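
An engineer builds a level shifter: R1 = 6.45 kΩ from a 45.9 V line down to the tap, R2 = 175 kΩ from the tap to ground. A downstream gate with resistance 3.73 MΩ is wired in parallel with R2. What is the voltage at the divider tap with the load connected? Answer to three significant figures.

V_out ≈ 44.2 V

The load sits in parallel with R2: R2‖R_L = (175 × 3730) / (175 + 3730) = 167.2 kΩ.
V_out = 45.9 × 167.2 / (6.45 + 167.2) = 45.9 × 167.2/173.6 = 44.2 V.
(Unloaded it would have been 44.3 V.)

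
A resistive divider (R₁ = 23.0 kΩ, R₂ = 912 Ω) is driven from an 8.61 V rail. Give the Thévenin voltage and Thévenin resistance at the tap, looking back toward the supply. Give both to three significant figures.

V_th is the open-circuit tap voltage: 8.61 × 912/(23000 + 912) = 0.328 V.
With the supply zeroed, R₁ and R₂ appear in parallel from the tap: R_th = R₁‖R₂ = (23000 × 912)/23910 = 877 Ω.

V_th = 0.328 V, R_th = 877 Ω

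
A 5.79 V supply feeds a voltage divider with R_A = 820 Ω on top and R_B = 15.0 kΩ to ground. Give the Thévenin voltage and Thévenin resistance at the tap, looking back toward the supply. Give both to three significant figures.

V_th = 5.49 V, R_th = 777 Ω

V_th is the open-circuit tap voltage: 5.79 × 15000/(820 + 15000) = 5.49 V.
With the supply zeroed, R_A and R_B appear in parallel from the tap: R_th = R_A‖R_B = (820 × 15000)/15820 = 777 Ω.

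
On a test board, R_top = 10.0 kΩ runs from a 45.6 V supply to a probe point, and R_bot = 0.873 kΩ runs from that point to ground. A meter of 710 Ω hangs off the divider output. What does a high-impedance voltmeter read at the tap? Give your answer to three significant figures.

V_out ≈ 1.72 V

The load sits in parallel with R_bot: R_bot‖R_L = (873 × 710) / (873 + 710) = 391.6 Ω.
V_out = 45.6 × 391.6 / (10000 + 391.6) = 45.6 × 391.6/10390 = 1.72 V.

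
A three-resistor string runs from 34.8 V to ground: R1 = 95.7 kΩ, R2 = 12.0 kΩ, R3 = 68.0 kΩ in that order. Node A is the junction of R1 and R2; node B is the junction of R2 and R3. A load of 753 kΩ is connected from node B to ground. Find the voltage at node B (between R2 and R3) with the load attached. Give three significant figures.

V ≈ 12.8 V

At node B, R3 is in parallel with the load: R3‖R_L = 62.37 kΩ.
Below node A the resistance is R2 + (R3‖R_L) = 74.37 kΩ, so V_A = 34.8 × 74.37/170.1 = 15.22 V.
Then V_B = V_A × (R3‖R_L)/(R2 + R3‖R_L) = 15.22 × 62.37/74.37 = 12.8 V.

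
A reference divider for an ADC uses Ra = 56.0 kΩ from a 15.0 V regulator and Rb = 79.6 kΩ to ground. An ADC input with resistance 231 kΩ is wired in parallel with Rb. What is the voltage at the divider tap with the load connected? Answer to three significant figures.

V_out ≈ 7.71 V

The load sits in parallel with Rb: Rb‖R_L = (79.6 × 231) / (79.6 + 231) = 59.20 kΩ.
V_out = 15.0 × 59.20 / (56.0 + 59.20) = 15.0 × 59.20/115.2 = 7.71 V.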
....
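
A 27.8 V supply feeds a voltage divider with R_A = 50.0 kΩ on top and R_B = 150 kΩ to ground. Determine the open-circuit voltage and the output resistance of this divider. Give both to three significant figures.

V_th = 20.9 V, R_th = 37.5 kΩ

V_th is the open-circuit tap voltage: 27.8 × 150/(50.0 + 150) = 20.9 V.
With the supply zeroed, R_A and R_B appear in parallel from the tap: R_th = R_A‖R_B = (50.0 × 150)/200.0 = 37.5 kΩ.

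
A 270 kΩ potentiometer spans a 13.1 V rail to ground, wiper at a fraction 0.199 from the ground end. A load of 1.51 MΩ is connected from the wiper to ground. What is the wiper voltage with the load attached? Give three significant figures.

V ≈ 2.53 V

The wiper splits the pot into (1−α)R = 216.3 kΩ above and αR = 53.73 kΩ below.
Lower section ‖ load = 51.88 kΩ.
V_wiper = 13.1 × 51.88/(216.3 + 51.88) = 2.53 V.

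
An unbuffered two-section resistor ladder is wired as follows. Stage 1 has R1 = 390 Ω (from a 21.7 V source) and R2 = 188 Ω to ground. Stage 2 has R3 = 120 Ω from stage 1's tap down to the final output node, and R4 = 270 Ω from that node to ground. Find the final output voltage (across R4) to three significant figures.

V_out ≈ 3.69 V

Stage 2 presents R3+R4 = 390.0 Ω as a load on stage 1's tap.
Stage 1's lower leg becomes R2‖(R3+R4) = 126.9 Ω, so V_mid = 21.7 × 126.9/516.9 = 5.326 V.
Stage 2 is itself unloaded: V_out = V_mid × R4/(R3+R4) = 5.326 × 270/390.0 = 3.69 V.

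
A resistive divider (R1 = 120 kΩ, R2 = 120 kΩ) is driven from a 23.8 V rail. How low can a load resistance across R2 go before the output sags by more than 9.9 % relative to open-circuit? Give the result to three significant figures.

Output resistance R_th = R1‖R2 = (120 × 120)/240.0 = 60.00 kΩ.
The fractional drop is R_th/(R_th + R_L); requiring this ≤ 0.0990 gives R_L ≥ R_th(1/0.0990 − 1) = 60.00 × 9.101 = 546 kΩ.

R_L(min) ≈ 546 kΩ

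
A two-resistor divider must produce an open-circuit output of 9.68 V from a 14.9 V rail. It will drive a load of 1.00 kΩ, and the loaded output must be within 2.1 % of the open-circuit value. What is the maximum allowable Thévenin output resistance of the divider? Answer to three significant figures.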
....
EXERCISE DIRECTIONS:
All lines above from the one containing "A 270 kΩ potentiometer" to the one containing "A two-resistor divider" must be repeated exactly, both lines included, and no others.

RESULT BELOW:
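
A 270 kΩ potentiometer spans a 13.1 V rail to ground, wiper at a fraction 0.199 from the ground end. A load of 1.51 MΩ is connected from the wiper to ground. What is the wiper voltage with the load attached? Give three significant figures.

V ≈ 2.53 V

The wiper splits the pot into (1−α)R = 216.3 kΩ above and αR = 53.73 kΩ below.
Lower section ‖ load = 51.88 kΩ.
V_wiper = 13.1 × 51.88/(216.3 + 51.88) = 2.53 V.

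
An unbuffered two-section resistor ladder is wired as follows. Stage 1 has R1 = 390 Ω (from a 21.7 V source) and R2 = 188 Ω to ground. Stage 2 has R3 = 120 Ω from stage 1's tap down to the final output node, and R4 = 270 Ω from that node to ground. Find the final output voltage (across R4) to three significant figures.

V_out ≈ 3.69 V

Stage 2 presents R3+R4 = 390.0 Ω as a load on stage 1's tap.
Stage 1's lower leg becomes R2‖(R3+R4) = 126.9 Ω, so V_mid = 21.7 × 126.9/516.9 = 5.326 V.
Stage 2 is itself unloaded: V_out = V_mid × R4/(R3+R4) = 5.326 × 270/390.0 = 3.69 V.

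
A resistive divider (R1 = 120 kΩ, R2 = 120 kΩ) is driven from a 23.8 V rail. How low can a load resistance across R2 go before the output sags by more than 9.9 % relative to open-circuit? Give the result to three significant figures.

Output resistance R_th = R1‖R2 = (120 × 120)/240.0 = 60.00 kΩ.
The fractional drop is R_th/(R_th + R_L); requiring this ≤ 0.0990 gives R_L ≥ R_th(1/0.0990 − 1) = 60.00 × 9.101 = 546 kΩ.

R_L(min) ≈ 546 kΩ

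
A two-resistor divider must produce an open-circuit output of 9.68 V from a 14.9 V rail. It will drive a load of 1.00 kΩ, and the loaded output must be within 2.1 % of the open-circuit value. What is the maximum allowable Thévenin output resistance of the divider? Answer to three significant figures.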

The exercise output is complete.